__What is expected__.
All lines from the one that mentions "A reserve-design analysis" through the last of the entries below must be copied exactly, with both ends kept.

__Data records__.
- - - - - - -
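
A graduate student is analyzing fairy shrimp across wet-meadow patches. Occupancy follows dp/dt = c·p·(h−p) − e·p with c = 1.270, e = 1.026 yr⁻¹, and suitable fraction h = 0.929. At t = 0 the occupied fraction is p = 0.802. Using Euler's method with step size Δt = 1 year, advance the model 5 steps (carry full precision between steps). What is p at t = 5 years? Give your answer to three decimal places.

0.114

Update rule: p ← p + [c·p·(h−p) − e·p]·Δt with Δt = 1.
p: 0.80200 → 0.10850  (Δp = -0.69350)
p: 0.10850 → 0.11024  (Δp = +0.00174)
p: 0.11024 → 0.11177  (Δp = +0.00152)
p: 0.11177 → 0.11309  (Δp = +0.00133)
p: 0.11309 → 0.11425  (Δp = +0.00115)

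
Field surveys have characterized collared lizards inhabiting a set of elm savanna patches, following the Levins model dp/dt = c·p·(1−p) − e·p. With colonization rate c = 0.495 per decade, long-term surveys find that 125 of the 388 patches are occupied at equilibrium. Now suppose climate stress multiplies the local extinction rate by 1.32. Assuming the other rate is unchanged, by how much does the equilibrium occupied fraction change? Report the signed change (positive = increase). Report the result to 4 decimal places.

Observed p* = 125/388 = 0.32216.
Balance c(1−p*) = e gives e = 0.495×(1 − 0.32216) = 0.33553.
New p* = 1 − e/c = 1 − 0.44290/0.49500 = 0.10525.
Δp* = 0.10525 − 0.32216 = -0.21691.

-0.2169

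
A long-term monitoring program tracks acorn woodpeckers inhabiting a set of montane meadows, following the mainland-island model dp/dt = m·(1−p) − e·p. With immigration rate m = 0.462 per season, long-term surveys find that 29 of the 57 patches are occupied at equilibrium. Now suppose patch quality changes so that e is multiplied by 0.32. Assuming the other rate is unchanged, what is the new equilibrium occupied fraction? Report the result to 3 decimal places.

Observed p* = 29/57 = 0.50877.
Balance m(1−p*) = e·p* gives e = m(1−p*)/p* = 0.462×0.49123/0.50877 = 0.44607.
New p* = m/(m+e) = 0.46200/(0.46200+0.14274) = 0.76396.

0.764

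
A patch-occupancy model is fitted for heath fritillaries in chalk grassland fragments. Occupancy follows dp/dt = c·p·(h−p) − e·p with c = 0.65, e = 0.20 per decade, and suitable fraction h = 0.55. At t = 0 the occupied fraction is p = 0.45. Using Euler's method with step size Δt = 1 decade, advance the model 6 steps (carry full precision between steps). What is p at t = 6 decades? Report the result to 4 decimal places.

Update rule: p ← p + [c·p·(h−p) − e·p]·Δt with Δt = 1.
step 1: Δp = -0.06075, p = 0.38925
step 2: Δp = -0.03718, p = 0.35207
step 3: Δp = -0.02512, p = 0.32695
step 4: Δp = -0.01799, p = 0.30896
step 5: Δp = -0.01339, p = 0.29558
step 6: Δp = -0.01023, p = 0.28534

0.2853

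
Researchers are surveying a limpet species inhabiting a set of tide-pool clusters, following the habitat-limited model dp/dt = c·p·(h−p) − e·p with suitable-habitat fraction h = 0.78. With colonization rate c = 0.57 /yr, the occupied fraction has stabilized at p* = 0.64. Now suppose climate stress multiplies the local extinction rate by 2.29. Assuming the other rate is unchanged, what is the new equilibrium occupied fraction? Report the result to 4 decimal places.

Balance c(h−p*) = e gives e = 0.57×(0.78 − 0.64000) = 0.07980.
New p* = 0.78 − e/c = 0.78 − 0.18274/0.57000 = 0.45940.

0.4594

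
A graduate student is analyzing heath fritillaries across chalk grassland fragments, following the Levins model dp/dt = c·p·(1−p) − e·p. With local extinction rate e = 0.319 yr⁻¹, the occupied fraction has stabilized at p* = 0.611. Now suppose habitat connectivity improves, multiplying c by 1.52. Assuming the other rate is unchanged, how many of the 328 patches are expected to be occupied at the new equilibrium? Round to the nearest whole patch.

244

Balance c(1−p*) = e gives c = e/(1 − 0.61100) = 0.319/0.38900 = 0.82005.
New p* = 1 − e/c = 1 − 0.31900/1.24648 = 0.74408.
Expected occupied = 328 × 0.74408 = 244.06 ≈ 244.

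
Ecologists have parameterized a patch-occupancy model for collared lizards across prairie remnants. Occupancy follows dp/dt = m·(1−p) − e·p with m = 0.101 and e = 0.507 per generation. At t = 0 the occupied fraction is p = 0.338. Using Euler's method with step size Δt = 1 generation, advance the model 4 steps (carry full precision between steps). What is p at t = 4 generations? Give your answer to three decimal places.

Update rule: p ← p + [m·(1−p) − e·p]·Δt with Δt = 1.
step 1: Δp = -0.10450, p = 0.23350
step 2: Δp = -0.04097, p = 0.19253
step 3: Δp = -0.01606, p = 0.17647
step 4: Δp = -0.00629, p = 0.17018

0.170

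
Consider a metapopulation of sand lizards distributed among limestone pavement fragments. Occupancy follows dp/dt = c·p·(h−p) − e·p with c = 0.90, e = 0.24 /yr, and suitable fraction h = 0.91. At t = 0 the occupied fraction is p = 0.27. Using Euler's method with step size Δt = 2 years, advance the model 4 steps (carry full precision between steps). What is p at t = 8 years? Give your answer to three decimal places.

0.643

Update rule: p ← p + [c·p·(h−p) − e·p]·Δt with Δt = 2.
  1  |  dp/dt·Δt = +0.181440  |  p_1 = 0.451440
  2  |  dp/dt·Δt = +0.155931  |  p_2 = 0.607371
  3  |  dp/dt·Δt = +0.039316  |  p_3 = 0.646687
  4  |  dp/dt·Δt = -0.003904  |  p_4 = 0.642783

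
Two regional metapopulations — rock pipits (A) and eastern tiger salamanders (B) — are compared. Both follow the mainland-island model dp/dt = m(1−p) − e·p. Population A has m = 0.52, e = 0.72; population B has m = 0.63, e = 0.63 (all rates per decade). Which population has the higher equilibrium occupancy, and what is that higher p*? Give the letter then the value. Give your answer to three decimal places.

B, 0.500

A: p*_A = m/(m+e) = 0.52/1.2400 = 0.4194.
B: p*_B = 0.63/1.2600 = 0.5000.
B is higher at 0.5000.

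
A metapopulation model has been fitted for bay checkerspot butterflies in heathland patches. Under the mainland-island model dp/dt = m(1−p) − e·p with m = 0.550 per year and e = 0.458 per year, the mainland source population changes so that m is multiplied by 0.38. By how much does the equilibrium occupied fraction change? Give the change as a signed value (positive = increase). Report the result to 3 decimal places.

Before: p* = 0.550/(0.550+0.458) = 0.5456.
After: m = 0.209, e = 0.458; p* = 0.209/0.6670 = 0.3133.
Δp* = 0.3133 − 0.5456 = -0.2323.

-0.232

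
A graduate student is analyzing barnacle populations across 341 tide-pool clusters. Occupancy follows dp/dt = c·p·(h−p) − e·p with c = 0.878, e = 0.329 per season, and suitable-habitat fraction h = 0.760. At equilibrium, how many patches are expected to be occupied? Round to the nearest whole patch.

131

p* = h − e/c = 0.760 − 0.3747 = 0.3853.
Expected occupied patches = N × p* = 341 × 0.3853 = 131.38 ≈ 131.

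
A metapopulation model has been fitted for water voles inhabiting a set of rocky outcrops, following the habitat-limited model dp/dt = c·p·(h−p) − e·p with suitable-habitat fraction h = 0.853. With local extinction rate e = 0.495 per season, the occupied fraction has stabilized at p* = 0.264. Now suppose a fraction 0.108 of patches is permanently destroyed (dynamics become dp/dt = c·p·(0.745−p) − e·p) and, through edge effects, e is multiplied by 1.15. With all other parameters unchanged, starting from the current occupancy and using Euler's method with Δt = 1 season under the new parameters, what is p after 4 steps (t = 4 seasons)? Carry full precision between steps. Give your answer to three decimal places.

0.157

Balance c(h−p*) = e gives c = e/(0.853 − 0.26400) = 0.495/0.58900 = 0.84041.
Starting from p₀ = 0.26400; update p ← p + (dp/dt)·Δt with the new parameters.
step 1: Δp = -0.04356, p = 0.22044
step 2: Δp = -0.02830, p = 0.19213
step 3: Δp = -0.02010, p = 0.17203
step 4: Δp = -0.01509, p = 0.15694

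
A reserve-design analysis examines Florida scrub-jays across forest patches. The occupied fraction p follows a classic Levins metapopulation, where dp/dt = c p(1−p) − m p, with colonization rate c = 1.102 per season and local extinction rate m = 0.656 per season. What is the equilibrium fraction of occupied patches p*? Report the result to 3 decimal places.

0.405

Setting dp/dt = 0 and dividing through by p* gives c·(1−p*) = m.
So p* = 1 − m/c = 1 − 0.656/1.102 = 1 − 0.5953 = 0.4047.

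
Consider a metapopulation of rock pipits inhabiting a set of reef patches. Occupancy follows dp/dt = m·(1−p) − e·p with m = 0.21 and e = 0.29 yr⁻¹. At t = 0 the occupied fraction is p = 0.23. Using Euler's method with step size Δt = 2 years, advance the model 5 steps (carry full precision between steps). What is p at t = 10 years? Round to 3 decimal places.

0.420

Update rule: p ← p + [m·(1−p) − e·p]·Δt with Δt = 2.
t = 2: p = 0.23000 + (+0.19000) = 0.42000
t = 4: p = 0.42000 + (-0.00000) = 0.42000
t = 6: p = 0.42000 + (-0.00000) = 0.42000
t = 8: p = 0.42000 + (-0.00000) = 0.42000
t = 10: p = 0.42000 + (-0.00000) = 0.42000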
- - - - - - -
__Output for this exercise__.
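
A reserve-design analysis examines Florida scrub-jays across forest patches. The occupied fraction p follows a classic Levins metapopulation, where dp/dt = c p(1−p) − m p, with colonization rate c = 1.102 per season and local extinction rate m = 0.656 per season. What is the equilibrium fraction of occupied patches p*? Report the result to 3 decimal places.

0.405

Setting dp/dt = 0 and dividing through by p* gives c·(1−p*) = m.
So p* = 1 − m/c = 1 − 0.656/1.102 = 1 − 0.5953 = 0.4047.

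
Consider a metapopulation of rock pipits inhabiting a set of reef patches. Occupancy follows dp/dt = m·(1−p) − e·p with m = 0.21 and e = 0.29 yr⁻¹. At t = 0 the occupied fraction is p = 0.23. Using Euler's method with step size Δt = 2 years, advance the model 5 steps (carry full precision between steps). What is p at t = 10 years? Round to 3 decimal places.

0.420

Update rule: p ← p + [m·(1−p) − e·p]·Δt with Δt = 2.
t = 2: p = 0.23000 + (+0.19000) = 0.42000
t = 4: p = 0.42000 + (-0.00000) = 0.42000
t = 6: p = 0.42000 + (-0.00000) = 0.42000
t = 8: p = 0.42000 + (-0.00000) = 0.42000
t = 10: p = 0.42000 + (-0.00000) = 0.42000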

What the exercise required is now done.